Which lines of the data below hold "beta"? Copy each of them.

----- Input for this task -----

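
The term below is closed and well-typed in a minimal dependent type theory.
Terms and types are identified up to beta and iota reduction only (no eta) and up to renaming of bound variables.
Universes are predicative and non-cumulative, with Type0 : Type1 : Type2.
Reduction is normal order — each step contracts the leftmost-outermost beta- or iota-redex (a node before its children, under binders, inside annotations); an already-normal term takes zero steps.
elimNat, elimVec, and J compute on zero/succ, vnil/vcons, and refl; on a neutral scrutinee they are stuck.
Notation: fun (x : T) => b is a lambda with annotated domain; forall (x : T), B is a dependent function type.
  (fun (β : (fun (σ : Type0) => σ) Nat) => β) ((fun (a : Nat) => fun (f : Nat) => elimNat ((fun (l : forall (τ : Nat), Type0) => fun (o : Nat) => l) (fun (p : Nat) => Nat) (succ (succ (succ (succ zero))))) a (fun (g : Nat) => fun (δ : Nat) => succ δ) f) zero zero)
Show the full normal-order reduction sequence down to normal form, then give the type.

normal-order reduction:
  (fun (β : (fun (σ : Type0) => σ) Nat) => β) ((fun (a : Nat) => fun (f : Nat) => elimNat ((fun (l : forall (τ : Nat), Type0) => fun (o : Nat) => l) (fun (p : Nat) => Nat) (succ (succ (succ (succ zero))))) a (fun (g : Nat) => fun (δ : Nat) => succ δ) f) zero zero)
  ~> (fun (β : Nat) => fun (σ : Nat) => elimNat ((fun (a : forall (f : Nat), Type0) => fun (l : Nat) => a) (fun (τ : Nat) => Nat) (succ (succ (succ (succ zero))))) β (fun (o : Nat) => fun (p : Nat) => succ p) σ) zero zero
  ~> (fun (β : Nat) => elimNat ((fun (σ : forall (a : Nat), Type0) => fun (f : Nat) => σ) (fun (l : Nat) => Nat) (succ (succ (succ (succ zero))))) zero (fun (τ : Nat) => fun (o : Nat) => succ o) β) zero
  ~> elimNat ((fun (β : forall (σ : Nat), Type0) => fun (a : Nat) => β) (fun (f : Nat) => Nat) (succ (succ (succ (succ zero))))) zero (fun (l : Nat) => fun (τ : Nat) => succ τ) zero
  ~> zero
inferred type:
  Nat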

-----

Reply:
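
Terms and types are identified up to beta and iota reduction only (no eta) and up to renaming of bound variables.
Reduction is normal order — each step contracts the leftmost-outermost beta- or iota-redex (a node before its children, under binders, inside annotations); an already-normal term takes zero steps.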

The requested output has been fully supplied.